ASSIGNMENT:
From the data that follows, copy every line with the string "score".

Records contained in a dataset:
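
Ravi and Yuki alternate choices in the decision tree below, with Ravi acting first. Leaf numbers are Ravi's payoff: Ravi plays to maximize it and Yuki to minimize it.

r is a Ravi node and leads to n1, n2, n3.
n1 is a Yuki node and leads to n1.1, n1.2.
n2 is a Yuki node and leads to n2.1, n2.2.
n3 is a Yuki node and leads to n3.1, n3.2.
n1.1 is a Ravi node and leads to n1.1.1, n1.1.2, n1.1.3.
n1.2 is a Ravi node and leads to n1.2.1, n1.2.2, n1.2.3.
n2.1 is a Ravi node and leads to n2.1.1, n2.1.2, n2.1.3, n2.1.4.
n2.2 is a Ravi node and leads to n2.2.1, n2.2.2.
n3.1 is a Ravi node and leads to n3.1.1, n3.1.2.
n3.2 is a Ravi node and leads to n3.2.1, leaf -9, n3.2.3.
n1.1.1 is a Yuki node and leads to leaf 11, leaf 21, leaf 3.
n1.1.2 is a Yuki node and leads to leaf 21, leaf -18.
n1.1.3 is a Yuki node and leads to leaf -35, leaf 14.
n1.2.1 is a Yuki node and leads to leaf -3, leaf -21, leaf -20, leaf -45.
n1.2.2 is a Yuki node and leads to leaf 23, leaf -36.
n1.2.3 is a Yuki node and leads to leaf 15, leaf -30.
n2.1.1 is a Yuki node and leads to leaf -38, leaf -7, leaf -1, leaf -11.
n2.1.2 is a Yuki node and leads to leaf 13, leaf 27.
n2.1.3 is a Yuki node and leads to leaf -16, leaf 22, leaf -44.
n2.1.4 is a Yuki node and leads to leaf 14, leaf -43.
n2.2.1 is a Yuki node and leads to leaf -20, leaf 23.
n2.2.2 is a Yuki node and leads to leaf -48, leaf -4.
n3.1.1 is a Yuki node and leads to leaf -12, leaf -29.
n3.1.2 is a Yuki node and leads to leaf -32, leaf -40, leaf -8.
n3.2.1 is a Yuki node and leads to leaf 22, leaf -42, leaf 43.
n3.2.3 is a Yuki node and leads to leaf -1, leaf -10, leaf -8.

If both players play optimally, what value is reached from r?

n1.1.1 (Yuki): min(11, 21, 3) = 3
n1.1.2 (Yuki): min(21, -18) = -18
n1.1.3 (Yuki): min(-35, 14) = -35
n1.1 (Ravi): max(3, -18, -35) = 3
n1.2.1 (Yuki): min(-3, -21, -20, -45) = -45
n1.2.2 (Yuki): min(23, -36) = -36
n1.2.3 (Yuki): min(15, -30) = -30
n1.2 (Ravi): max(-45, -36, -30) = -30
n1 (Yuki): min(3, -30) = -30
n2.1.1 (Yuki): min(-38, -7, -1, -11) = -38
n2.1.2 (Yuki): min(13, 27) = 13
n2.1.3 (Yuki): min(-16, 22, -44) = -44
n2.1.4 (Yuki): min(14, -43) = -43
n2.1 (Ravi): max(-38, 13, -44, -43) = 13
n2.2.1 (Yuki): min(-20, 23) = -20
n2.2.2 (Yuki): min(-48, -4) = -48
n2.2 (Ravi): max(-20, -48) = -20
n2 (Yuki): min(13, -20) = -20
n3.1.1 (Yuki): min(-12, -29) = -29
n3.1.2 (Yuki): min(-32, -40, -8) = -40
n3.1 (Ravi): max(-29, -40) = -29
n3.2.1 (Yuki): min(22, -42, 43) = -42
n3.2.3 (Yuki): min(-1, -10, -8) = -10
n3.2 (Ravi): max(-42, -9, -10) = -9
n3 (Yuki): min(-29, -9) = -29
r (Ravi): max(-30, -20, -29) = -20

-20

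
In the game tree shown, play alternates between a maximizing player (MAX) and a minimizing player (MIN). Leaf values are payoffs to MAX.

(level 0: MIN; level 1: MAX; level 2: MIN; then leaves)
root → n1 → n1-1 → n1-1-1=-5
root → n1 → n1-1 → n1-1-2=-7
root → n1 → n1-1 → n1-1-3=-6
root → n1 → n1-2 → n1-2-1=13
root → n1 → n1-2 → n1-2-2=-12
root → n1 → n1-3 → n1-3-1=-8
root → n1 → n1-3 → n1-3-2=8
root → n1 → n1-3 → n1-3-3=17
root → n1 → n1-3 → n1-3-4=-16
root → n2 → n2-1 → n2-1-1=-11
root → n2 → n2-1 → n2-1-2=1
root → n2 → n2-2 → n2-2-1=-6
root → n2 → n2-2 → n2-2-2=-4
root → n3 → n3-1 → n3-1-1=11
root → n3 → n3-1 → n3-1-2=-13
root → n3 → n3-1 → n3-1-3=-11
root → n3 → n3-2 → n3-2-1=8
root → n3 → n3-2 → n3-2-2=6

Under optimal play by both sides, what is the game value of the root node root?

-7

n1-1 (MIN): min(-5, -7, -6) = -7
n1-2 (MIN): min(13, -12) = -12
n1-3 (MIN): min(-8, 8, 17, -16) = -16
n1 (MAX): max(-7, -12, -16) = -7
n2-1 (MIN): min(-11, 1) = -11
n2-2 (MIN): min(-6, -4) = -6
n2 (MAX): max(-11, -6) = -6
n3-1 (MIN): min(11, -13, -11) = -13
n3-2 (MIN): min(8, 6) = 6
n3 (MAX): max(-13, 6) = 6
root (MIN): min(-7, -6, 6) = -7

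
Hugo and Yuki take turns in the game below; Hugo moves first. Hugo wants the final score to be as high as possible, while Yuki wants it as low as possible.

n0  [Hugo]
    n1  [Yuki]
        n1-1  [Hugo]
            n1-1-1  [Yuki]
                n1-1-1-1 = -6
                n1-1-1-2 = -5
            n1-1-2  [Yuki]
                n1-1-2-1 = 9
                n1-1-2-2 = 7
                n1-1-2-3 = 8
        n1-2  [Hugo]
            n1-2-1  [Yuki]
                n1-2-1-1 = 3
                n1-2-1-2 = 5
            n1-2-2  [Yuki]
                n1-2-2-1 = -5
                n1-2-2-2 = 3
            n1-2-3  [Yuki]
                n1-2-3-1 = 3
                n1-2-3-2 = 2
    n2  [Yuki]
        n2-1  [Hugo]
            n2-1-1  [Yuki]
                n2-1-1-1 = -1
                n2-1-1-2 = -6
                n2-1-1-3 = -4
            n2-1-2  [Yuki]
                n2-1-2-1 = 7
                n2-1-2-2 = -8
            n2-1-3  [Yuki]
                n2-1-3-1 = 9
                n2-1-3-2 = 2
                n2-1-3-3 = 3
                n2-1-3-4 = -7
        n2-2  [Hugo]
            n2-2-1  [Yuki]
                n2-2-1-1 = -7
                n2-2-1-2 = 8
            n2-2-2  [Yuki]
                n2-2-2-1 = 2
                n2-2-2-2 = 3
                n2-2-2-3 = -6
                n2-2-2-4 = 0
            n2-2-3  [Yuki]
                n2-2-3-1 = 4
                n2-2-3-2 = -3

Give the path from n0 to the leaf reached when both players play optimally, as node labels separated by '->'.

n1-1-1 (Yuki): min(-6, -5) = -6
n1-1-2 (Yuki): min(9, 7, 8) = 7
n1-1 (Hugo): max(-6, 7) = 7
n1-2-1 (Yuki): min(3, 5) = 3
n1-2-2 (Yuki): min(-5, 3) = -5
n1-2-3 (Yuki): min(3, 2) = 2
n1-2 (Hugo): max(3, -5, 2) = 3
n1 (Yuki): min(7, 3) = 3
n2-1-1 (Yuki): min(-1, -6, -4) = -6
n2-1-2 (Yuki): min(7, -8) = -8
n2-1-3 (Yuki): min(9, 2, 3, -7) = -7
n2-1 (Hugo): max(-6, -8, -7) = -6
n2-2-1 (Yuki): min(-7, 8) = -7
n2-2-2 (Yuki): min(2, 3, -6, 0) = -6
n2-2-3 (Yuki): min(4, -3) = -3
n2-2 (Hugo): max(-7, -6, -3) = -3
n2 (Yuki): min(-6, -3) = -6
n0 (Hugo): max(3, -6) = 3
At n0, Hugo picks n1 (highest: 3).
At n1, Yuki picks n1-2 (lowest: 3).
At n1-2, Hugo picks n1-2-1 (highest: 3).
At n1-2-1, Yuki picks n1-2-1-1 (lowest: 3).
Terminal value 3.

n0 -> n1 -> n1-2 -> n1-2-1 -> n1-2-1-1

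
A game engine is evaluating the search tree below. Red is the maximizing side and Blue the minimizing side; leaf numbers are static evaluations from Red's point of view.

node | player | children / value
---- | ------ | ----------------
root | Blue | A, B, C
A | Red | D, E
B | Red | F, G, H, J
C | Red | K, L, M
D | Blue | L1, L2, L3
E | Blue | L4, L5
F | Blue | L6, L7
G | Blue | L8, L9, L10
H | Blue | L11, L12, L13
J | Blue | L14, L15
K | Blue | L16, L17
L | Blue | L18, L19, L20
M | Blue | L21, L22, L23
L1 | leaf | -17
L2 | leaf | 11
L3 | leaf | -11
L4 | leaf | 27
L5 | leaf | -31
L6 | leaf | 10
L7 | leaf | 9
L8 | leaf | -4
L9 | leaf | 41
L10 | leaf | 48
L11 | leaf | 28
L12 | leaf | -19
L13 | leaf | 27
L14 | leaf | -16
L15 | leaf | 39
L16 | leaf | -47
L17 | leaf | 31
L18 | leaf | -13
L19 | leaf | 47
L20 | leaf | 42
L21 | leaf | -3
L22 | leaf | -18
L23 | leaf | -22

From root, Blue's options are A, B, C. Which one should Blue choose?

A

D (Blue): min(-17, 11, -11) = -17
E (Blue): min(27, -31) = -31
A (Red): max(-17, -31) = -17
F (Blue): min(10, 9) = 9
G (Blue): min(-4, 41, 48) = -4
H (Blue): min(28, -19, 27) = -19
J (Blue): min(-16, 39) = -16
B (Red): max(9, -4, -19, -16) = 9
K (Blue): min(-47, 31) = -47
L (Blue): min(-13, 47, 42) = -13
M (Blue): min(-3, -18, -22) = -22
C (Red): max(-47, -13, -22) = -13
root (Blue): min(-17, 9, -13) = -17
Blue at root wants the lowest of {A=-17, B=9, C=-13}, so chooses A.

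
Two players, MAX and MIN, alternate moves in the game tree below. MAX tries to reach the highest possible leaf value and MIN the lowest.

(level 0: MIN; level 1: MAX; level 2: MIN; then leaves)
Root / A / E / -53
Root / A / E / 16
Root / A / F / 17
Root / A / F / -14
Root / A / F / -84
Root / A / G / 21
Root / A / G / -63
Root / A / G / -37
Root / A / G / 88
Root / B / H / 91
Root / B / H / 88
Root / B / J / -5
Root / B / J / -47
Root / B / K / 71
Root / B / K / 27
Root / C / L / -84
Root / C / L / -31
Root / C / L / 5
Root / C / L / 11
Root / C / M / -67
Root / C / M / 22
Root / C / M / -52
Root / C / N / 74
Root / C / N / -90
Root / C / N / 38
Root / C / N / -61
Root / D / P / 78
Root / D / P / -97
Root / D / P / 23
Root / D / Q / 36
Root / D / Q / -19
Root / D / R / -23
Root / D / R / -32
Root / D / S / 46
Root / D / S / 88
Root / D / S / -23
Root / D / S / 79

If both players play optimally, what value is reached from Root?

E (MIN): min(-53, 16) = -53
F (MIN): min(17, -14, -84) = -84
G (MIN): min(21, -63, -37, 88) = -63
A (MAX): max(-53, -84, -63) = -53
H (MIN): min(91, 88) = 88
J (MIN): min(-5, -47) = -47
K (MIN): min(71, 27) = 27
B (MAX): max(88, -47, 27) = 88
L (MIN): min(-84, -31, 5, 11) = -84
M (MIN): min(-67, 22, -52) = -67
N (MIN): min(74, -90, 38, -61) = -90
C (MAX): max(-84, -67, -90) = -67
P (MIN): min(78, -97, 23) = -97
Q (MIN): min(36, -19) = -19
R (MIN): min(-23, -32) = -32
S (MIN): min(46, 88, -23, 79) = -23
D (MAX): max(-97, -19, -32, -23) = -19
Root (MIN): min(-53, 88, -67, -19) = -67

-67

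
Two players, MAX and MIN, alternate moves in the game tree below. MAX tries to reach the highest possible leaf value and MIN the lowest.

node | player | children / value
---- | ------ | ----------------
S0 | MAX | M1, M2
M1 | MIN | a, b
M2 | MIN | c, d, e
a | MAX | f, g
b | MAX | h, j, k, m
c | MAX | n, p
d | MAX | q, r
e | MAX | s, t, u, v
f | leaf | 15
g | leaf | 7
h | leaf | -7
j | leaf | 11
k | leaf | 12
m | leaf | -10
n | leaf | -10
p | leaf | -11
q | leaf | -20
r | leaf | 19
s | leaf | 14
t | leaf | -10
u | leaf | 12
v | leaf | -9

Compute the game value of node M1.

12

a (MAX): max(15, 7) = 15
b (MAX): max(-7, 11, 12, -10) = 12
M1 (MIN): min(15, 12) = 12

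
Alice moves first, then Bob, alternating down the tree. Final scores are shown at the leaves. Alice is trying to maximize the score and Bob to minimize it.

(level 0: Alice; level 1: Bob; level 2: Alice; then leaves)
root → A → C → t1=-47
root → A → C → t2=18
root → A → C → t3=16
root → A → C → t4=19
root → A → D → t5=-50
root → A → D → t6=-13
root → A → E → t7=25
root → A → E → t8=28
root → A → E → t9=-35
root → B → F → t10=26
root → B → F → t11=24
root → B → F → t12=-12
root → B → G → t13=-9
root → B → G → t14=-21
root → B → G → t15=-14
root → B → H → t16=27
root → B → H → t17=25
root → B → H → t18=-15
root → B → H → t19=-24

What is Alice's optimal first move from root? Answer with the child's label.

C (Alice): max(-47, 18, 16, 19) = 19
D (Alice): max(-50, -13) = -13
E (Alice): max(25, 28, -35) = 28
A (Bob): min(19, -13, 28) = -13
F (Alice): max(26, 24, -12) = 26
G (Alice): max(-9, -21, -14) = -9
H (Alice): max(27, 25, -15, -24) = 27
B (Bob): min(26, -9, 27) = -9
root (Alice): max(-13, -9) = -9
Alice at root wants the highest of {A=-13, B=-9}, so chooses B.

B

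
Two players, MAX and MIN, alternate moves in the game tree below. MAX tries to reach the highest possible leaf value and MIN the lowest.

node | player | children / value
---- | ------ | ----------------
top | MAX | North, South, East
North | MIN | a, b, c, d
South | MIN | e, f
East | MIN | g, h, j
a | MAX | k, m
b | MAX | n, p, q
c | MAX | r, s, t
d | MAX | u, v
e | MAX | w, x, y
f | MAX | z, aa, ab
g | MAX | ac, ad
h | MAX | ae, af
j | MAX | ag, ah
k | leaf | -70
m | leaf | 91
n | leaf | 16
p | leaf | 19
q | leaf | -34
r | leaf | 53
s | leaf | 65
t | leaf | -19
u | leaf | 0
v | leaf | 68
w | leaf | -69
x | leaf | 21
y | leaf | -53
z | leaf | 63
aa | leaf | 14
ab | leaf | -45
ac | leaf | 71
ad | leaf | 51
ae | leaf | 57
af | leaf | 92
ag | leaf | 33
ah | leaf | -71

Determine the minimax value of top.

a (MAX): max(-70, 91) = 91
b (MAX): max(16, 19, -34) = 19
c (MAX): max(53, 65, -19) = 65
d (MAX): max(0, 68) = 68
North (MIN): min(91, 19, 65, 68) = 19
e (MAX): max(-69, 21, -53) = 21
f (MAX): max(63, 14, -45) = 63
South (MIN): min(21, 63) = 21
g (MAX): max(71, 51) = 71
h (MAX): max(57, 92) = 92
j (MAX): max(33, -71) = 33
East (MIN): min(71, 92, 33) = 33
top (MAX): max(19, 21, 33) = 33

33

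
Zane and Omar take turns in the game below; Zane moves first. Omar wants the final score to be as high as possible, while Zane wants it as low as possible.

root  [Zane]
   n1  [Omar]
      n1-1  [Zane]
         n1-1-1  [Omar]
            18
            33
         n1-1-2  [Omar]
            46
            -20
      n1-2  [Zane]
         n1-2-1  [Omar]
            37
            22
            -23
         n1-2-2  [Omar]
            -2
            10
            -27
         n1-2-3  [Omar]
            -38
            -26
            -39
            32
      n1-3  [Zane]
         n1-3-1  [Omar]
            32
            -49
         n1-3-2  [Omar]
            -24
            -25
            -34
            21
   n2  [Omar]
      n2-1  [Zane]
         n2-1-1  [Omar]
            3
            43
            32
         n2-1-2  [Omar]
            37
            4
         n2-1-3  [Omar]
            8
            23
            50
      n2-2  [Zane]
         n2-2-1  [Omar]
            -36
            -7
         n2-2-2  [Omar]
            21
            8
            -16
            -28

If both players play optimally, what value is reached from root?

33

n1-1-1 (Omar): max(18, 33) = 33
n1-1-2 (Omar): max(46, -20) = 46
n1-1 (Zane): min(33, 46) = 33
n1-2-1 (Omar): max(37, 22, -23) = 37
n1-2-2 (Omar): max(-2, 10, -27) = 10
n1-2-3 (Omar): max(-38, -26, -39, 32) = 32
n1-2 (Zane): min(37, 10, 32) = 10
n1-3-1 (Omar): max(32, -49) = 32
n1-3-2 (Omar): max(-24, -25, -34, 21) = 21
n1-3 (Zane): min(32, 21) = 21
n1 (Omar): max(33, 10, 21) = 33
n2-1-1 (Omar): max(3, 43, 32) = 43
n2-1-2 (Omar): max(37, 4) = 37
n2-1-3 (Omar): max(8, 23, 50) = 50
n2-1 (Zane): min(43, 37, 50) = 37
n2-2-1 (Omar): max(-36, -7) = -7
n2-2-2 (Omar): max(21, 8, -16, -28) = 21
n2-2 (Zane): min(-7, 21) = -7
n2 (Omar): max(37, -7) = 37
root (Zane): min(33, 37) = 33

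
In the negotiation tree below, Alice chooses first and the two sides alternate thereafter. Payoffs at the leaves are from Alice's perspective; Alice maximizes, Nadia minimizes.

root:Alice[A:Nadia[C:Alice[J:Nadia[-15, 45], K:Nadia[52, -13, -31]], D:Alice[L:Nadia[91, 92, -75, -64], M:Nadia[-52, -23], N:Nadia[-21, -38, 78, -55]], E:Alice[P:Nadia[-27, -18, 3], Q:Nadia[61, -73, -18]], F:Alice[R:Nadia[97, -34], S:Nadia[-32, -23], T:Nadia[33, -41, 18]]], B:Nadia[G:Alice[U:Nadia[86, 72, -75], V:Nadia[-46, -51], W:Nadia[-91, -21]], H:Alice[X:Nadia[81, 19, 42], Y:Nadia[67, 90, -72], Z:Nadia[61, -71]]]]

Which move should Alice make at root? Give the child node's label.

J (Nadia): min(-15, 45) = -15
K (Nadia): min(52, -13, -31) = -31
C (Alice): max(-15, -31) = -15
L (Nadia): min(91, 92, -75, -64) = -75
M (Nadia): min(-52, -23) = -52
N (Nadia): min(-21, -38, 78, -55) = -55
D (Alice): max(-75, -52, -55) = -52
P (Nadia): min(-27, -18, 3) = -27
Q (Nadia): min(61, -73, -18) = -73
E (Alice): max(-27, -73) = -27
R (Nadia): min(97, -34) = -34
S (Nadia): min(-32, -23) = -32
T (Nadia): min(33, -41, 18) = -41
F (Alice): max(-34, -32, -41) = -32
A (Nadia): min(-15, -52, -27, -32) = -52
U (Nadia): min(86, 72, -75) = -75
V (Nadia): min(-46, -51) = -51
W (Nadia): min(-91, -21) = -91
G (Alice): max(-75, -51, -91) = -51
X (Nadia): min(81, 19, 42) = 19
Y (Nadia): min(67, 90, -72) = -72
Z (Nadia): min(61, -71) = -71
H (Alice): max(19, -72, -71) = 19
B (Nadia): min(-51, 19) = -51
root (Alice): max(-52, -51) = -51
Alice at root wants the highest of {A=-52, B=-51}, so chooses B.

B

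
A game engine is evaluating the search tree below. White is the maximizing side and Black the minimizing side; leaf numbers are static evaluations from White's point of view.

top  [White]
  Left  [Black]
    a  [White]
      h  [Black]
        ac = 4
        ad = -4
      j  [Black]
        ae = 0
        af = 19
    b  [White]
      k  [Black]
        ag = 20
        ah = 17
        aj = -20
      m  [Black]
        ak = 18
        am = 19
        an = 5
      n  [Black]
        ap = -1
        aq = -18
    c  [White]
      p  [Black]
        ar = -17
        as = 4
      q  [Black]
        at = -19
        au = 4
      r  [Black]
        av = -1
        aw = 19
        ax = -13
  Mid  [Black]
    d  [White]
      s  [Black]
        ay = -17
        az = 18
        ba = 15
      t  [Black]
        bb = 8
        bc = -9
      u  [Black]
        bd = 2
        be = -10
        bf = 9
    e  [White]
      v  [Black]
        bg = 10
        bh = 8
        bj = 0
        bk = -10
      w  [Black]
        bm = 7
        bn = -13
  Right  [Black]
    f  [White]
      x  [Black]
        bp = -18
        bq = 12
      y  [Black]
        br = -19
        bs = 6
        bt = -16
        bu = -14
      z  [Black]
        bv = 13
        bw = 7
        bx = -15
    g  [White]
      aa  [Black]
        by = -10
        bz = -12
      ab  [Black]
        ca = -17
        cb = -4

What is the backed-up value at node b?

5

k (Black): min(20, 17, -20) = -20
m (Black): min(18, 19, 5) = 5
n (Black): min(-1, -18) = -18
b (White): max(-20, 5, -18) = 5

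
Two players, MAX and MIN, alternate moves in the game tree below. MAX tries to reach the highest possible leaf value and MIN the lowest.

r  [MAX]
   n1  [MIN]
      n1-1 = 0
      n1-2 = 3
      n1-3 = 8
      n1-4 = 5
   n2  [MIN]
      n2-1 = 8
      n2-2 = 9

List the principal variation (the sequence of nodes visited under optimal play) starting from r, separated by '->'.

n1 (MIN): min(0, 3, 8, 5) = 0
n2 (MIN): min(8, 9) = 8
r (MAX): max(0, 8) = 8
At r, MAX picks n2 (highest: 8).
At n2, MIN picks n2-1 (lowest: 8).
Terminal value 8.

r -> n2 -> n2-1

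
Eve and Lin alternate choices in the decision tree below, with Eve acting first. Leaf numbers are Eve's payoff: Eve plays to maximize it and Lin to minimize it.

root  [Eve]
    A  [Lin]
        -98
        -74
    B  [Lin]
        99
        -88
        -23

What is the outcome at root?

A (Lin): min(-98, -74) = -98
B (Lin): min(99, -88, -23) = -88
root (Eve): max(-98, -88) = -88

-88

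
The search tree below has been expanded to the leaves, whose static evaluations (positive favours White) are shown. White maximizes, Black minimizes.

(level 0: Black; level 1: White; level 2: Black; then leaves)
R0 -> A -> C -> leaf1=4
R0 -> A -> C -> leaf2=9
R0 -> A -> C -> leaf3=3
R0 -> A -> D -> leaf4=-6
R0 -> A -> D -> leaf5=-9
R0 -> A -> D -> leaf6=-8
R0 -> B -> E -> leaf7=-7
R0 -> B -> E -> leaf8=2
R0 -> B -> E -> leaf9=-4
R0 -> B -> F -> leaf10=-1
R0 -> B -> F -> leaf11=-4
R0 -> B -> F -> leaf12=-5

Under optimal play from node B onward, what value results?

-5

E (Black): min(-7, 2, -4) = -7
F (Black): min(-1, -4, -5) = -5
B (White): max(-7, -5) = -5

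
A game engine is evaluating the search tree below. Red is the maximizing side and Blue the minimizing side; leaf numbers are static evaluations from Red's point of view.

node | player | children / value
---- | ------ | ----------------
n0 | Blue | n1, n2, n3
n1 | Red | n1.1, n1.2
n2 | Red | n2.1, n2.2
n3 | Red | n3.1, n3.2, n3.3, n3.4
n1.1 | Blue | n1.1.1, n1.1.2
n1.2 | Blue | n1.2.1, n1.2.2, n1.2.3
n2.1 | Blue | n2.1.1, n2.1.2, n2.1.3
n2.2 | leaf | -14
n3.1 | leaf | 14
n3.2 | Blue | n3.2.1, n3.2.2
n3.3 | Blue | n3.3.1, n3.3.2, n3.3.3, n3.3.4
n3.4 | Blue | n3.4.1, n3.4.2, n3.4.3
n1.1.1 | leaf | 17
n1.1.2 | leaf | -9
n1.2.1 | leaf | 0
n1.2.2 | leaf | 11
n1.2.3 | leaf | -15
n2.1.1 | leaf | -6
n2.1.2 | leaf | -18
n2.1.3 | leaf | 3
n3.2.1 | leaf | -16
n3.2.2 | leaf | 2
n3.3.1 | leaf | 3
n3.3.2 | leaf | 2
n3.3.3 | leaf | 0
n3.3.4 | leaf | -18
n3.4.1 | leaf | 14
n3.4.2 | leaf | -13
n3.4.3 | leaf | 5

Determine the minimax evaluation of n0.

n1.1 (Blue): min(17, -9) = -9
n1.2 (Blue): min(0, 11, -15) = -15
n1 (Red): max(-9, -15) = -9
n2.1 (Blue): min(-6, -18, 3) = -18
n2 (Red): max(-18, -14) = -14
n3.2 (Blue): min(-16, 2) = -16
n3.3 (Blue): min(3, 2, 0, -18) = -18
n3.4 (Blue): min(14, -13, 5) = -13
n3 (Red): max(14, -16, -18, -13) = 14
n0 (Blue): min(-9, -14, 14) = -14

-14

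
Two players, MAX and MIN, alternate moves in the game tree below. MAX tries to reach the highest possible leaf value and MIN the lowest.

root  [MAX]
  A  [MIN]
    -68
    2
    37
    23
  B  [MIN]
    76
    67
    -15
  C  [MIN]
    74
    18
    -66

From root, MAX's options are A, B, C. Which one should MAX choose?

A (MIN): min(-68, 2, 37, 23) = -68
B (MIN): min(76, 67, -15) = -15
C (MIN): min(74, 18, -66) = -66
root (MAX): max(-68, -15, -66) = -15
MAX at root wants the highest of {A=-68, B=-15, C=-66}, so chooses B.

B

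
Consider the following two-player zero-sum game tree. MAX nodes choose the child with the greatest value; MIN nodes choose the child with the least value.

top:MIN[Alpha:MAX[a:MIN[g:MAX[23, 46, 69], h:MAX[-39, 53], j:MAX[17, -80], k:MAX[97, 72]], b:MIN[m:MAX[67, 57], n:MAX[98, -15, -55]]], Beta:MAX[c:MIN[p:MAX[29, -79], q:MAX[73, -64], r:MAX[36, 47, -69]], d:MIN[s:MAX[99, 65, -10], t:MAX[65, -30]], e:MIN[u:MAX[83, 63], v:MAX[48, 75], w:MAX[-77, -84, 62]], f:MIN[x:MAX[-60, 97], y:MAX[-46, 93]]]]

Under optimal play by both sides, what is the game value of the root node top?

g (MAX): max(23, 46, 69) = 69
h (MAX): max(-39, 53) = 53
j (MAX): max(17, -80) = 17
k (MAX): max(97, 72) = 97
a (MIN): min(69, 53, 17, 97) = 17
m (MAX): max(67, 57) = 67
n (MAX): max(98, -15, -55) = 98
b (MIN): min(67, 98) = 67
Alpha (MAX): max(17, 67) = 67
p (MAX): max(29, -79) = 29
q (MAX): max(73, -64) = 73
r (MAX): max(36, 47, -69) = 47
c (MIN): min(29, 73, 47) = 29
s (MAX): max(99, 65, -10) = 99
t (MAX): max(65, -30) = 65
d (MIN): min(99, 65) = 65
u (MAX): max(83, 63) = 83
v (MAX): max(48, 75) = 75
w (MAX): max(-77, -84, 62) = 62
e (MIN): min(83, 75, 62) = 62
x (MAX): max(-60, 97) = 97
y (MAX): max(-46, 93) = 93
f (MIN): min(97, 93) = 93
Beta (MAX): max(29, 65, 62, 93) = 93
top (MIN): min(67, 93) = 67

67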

ANSWER TO THIS TASK:
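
Hugo and Yuki take turns in the game below; Hugo moves first. Hugo wants the final score to be as high as possible, while Yuki wants it as low as possible.
Alice moves first, then Bob, alternating down the tree. Final scores are shown at the leaves. Alice is trying to maximize the score and Bob to minimize it.
Zane and Omar take turns in the game below; Zane moves first. Omar wants the final score to be as high as possible, while Zane wants it as low as possible.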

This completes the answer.